:: What you will do ::
Pick up at the line with "A bird under study belongs to one of 3". Write it out exactly, along with each later line through the end of the data, and nothing more.

Data items:
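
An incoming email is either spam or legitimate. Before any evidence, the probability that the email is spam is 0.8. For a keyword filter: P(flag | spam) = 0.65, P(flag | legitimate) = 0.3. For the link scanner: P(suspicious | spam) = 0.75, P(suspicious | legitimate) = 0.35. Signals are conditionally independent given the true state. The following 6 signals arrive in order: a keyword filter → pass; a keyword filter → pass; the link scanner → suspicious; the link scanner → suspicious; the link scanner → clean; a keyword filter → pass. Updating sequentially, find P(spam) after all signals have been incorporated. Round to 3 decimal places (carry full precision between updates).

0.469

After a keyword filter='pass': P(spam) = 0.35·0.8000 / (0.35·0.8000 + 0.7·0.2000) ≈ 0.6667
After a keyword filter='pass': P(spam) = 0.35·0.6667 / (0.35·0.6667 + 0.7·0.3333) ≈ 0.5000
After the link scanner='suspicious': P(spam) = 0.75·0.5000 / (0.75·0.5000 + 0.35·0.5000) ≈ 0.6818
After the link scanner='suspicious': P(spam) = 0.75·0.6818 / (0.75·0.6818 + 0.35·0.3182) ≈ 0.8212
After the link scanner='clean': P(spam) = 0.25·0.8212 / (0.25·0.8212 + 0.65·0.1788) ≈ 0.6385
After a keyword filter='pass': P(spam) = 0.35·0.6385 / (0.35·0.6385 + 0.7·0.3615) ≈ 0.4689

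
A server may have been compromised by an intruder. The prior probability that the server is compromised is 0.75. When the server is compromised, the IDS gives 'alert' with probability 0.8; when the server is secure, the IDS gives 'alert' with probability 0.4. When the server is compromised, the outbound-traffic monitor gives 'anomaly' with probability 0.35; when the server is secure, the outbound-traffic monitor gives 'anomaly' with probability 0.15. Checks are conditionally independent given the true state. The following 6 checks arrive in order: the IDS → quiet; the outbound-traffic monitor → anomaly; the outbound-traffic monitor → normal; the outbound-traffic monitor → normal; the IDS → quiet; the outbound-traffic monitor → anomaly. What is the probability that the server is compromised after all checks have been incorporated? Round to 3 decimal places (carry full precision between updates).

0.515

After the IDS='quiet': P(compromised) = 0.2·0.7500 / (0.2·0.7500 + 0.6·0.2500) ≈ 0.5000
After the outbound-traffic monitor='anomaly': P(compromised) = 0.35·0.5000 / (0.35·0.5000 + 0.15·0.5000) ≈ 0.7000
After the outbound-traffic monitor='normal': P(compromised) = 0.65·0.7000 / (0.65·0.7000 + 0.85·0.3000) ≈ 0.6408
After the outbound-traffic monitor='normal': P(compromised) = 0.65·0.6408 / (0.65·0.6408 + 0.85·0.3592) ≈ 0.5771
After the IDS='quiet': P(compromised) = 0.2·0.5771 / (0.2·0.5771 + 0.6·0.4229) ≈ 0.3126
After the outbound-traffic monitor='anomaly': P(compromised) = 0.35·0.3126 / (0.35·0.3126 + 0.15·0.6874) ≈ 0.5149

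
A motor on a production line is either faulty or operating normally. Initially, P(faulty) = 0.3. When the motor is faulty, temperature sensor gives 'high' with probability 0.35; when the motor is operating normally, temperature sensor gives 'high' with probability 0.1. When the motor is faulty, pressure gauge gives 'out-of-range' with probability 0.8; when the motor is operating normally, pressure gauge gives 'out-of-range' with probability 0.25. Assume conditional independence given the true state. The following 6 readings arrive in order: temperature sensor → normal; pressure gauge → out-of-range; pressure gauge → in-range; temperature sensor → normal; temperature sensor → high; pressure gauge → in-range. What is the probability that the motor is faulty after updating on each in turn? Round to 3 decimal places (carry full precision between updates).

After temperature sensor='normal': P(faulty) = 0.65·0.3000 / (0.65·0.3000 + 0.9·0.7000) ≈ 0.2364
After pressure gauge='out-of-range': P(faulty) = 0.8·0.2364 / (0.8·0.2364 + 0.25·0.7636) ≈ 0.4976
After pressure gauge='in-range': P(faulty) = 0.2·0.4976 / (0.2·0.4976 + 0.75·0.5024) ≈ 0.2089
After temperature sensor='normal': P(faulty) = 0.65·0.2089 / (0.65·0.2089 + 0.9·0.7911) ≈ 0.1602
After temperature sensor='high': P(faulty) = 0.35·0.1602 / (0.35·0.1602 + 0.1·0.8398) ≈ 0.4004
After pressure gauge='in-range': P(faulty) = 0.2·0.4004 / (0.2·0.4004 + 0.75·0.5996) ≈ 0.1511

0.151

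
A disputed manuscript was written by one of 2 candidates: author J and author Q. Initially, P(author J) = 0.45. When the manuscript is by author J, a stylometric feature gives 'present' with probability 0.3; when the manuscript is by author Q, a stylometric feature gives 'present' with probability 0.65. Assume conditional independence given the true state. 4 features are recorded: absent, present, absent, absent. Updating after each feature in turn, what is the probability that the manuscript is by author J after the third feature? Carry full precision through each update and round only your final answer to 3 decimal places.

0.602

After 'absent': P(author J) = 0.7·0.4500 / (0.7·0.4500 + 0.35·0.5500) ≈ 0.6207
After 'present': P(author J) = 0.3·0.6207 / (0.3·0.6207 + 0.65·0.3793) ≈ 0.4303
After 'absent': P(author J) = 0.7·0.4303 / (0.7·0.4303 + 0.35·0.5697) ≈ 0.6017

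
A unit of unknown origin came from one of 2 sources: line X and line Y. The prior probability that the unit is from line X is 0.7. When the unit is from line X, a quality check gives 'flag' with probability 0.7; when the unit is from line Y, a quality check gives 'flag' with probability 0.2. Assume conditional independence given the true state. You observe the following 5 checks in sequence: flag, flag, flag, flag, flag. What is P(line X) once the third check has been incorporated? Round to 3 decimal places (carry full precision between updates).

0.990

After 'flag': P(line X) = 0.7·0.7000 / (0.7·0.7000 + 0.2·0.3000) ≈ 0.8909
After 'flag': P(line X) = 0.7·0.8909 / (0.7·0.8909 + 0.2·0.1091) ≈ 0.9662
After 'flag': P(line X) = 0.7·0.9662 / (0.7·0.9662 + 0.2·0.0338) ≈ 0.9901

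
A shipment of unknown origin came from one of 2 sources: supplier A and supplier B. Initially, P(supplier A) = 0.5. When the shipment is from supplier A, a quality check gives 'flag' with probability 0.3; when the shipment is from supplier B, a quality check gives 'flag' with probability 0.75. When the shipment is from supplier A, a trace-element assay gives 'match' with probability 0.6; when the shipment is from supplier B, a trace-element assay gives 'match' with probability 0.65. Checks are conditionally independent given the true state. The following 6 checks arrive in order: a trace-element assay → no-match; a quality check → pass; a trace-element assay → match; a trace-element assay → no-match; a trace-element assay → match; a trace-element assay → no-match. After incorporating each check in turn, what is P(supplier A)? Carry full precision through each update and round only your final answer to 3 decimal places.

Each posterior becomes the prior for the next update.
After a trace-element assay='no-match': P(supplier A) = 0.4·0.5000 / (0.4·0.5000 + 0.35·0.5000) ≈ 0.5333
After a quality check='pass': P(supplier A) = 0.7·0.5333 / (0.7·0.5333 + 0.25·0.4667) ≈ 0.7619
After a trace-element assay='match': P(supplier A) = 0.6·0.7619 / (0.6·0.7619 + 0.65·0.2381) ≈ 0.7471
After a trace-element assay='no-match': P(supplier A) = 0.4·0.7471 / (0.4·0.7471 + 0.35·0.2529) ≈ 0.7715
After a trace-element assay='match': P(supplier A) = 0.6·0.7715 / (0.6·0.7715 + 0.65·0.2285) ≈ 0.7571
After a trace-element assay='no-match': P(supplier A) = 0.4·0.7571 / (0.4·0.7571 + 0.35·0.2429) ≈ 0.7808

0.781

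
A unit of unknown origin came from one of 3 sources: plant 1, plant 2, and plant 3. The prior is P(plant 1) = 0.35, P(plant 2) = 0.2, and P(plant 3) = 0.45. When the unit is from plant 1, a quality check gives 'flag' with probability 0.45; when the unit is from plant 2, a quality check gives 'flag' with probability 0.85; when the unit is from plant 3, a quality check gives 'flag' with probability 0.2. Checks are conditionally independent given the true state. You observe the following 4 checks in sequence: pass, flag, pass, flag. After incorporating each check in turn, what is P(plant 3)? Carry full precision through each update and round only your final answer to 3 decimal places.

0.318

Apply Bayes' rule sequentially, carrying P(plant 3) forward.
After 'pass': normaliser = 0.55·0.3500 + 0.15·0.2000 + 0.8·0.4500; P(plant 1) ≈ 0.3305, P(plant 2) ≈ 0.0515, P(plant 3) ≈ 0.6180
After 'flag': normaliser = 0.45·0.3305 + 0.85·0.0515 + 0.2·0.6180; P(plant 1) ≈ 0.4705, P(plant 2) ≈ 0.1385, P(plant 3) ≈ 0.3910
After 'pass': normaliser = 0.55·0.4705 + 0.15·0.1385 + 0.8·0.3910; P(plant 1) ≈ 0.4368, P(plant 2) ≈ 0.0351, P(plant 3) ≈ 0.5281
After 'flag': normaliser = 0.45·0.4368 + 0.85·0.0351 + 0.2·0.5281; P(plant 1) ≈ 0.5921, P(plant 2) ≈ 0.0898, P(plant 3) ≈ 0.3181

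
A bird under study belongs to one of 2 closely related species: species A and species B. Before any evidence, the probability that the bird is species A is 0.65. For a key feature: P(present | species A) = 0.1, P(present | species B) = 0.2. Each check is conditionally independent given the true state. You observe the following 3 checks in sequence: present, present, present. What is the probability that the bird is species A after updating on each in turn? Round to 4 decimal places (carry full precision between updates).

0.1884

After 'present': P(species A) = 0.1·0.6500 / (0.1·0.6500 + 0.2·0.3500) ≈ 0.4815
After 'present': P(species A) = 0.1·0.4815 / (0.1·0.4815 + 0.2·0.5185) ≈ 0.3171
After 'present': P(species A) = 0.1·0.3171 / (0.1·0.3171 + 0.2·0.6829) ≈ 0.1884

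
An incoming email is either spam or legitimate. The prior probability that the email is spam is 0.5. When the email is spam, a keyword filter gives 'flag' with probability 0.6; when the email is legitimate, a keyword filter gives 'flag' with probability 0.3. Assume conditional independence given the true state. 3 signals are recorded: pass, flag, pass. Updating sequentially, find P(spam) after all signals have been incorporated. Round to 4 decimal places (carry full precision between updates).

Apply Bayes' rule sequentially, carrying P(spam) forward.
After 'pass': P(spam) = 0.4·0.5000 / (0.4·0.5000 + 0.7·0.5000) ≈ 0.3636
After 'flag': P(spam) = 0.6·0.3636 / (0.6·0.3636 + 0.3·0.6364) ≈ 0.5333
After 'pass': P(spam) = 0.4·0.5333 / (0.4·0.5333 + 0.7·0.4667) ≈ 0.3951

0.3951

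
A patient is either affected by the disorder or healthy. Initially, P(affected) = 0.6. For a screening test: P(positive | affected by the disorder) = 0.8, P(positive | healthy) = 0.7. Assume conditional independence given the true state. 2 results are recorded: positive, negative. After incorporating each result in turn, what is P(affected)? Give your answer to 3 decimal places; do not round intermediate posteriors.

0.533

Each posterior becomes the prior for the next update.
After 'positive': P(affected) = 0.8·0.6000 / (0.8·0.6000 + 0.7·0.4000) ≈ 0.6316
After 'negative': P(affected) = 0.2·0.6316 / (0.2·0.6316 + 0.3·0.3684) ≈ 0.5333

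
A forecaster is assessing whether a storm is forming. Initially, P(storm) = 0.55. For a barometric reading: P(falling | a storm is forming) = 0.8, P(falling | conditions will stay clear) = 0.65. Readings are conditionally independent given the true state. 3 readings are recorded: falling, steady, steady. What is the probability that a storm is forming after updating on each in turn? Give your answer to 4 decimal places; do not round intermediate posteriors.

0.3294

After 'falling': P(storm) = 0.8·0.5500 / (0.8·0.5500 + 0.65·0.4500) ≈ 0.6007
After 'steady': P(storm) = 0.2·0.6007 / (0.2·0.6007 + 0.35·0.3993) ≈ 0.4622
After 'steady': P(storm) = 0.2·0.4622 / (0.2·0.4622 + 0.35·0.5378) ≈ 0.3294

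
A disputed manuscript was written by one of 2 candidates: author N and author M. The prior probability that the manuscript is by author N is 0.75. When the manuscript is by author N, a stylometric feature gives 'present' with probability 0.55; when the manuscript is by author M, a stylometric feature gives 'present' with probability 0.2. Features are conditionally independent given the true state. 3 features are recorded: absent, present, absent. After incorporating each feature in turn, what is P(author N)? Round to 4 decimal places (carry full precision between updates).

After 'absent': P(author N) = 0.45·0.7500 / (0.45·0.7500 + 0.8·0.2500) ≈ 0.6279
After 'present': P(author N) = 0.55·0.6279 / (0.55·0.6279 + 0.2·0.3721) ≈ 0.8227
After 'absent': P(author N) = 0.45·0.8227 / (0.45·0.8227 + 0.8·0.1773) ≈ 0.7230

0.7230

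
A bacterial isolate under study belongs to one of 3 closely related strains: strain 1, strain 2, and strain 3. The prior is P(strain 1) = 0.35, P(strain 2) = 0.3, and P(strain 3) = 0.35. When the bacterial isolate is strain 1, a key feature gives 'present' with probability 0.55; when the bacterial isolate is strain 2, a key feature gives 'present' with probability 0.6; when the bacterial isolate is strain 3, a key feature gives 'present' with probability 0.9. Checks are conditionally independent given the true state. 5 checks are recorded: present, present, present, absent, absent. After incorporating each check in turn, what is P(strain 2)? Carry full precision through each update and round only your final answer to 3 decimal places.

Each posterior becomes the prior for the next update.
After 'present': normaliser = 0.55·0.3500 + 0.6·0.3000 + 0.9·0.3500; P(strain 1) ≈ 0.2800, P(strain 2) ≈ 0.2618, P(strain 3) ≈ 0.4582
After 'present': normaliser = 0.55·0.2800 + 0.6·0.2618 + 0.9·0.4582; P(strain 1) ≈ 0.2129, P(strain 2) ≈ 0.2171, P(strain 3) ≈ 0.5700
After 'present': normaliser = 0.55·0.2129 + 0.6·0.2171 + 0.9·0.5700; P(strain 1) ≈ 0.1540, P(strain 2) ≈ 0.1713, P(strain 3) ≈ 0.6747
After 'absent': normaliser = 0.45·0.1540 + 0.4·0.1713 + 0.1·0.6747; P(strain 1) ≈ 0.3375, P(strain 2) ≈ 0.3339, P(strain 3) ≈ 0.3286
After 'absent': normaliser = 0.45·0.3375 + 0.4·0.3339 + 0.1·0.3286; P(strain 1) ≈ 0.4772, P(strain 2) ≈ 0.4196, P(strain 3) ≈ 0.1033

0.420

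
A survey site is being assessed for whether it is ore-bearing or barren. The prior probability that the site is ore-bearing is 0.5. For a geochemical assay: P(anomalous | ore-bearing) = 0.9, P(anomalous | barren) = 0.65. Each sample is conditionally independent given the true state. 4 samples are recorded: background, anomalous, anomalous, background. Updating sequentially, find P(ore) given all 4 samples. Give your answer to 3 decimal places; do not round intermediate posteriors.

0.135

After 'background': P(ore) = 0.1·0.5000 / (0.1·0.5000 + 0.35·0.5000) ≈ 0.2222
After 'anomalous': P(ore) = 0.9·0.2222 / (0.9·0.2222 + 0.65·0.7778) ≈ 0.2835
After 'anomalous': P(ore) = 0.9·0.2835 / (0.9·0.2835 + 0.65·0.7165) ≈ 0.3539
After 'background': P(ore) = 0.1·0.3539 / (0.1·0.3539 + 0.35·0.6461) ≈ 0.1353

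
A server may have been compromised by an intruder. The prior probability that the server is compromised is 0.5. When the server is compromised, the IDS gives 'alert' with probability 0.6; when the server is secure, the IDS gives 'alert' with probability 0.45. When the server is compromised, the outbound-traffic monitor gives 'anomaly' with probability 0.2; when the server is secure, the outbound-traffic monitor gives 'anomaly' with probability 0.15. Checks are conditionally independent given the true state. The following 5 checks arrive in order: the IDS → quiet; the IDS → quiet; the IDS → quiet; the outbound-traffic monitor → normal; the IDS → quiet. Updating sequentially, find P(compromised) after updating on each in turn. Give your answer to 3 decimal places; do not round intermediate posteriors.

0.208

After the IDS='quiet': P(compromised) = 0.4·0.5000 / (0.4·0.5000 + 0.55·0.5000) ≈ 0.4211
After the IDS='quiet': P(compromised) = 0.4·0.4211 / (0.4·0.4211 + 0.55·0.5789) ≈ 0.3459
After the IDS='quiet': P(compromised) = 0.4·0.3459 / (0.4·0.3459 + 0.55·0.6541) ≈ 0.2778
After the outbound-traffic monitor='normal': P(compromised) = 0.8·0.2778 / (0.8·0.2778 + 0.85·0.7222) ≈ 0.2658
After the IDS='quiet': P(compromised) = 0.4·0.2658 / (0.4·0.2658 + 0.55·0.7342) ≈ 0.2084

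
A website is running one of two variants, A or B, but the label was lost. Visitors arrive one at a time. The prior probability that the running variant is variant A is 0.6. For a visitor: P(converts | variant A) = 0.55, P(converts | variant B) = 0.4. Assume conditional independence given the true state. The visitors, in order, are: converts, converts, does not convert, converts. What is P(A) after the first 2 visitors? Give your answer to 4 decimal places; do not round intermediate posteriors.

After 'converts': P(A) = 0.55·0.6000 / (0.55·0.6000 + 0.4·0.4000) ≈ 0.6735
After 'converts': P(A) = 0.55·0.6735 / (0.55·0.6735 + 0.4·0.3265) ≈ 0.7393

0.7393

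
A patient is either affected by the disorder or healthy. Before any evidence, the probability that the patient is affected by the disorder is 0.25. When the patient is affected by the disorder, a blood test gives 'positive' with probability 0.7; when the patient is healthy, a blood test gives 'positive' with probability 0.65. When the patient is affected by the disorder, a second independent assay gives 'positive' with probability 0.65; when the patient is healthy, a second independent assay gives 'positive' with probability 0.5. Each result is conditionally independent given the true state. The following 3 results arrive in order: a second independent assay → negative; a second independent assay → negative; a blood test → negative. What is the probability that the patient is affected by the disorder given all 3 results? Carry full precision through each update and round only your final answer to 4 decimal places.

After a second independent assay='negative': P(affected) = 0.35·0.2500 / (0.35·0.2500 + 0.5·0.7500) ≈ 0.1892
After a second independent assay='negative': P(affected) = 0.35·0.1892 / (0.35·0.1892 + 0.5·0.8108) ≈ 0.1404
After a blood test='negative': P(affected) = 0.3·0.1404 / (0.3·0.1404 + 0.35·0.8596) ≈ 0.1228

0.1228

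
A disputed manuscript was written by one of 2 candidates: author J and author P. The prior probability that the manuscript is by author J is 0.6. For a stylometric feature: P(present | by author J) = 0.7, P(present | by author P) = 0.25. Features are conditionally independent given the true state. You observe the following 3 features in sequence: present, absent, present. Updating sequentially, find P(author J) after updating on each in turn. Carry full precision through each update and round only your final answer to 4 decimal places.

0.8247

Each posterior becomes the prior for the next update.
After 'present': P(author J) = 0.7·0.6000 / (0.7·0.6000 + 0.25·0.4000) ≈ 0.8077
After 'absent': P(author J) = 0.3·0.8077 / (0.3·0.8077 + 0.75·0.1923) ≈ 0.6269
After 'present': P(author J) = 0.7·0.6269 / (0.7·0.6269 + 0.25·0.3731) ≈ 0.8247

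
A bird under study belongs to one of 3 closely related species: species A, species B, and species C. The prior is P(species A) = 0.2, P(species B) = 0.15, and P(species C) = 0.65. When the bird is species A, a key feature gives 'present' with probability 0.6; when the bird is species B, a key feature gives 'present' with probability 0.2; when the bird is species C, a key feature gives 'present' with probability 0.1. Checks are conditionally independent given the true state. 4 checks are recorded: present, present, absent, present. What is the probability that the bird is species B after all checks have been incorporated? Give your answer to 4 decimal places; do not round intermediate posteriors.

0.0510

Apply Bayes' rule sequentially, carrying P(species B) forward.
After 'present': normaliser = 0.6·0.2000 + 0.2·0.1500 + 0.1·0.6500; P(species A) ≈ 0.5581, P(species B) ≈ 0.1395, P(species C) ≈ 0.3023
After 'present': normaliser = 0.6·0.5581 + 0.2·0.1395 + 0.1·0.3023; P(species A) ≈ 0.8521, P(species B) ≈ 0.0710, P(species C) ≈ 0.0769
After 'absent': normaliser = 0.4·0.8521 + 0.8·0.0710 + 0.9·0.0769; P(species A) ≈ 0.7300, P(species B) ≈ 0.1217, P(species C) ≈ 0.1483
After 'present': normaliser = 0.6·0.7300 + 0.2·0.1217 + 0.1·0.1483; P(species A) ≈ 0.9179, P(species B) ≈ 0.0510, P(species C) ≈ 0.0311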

:: Result ::
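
A bird under study belongs to one of 3 closely related species: species A, species B, and species C. The prior is P(species A) = 0.2, P(species B) = 0.15, and P(species C) = 0.65. When the bird is species A, a key feature gives 'present' with probability 0.6; when the bird is species B, a key feature gives 'present' with probability 0.2; when the bird is species C, a key feature gives 'present' with probability 0.1. Checks are conditionally independent given the true state. 4 checks are recorded: present, present, absent, present. What is the probability that the bird is species B after all checks have been incorporated? Give your answer to 4 decimal places; do not round intermediate posteriors.

0.0510

Apply Bayes' rule sequentially, carrying P(species B) forward.
After 'present': normaliser = 0.6·0.2000 + 0.2·0.1500 + 0.1·0.6500; P(species A) ≈ 0.5581, P(species B) ≈ 0.1395, P(species C) ≈ 0.3023
After 'present': normaliser = 0.6·0.5581 + 0.2·0.1395 + 0.1·0.3023; P(species A) ≈ 0.8521, P(species B) ≈ 0.0710, P(species C) ≈ 0.0769
After 'absent': normaliser = 0.4·0.8521 + 0.8·0.0710 + 0.9·0.0769; P(species A) ≈ 0.7300, P(species B) ≈ 0.1217, P(species C) ≈ 0.1483
After 'present': normaliser = 0.6·0.7300 + 0.2·0.1217 + 0.1·0.1483; P(species A) ≈ 0.9179, P(species B) ≈ 0.0510, P(species C) ≈ 0.0311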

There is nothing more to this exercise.